Problem to work on ▸ What you return must match the records exactly.

Record extracts ▸
◇ ◇ ◇ ◇ ◇

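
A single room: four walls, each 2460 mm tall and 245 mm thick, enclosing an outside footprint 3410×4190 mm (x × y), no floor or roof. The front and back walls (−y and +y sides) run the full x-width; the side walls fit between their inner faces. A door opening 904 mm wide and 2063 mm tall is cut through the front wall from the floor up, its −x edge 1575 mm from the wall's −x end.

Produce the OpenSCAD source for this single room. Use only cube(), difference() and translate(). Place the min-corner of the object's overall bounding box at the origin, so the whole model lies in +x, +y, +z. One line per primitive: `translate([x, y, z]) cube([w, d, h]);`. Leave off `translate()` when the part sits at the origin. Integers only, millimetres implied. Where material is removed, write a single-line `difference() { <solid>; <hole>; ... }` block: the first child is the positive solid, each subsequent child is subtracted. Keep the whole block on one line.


difference() { cube([3410, 245, 2460]); translate([1575, 0, 0]) cube([904, 245, 2063]); }
translate([0, 3945, 0]) cube([3410, 245, 2460]);
translate([0, 245, 0]) cube([245, 3700, 2460]);
translate([3165, 245, 0]) cube([245, 3700, 2460]);


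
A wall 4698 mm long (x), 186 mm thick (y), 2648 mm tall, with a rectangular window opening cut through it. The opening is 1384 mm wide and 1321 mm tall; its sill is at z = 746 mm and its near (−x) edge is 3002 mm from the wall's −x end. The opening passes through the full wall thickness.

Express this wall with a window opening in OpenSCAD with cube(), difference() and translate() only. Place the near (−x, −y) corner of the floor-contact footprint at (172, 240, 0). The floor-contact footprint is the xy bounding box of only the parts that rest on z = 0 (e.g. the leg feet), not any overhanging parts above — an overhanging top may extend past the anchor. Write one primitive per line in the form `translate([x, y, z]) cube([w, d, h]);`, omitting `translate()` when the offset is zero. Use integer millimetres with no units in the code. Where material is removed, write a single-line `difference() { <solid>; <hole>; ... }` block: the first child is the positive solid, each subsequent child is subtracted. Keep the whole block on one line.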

◇ ◇ ◇ ◇ ◇

Reply to the exercise ▸
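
A single room: four walls, each 2460 mm tall and 245 mm thick, enclosing an outside footprint 3410×4190 mm (x × y), no floor or roof. The front and back walls (−y and +y sides) run the full x-width; the side walls fit between their inner faces. A door opening 904 mm wide and 2063 mm tall is cut through the front wall from the floor up, its −x edge 1575 mm from the wall's −x end.

Produce the OpenSCAD source for this single room. Use only cube(), difference() and translate(). Place the min-corner of the object's overall bounding box at the origin, so the whole model lies in +x, +y, +z. One line per primitive: `translate([x, y, z]) cube([w, d, h]);`. Leave off `translate()` when the part sits at the origin. Integers only, millimetres implied. Where material is removed, write a single-line `difference() { <solid>; <hole>; ... }` block: the first child is the positive solid, each subsequent child is subtracted. Keep the whole block on one line.


difference() { cube([3410, 245, 2460]); translate([1575, 0, 0]) cube([904, 245, 2063]); }
translate([0, 3945, 0]) cube([3410, 245, 2460]);
translate([0, 245, 0]) cube([245, 3700, 2460]);
translate([3165, 245, 0]) cube([245, 3700, 2460]);


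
A wall 4698 mm long (x), 186 mm thick (y), 2648 mm tall, with a rectangular window opening cut through it. The opening is 1384 mm wide and 1321 mm tall; its sill is at z = 746 mm and its near (−x) edge is 3002 mm from the wall's −x end. The opening passes through the full wall thickness.

Express this wall with a window opening in OpenSCAD with cube(), difference() and translate() only. Place the near (−x, −y) corner of the floor-contact footprint at (172, 240, 0). The floor-contact footprint is the xy bounding box of only the parts that rest on z = 0 (e.g. the leg feet), not any overhanging parts above — an overhanging top may extend past the anchor. Write one primitive per line in the form `translate([x, y, z]) cube([w, d, h]);`, omitting `translate()` when the offset is zero. Use integer millimetres with no units in the code. Where material is removed, write a single-line `difference() { <solid>; <hole>; ... }` block: the first child is the positive solid, each subsequent child is subtracted. Keep the whole block on one line.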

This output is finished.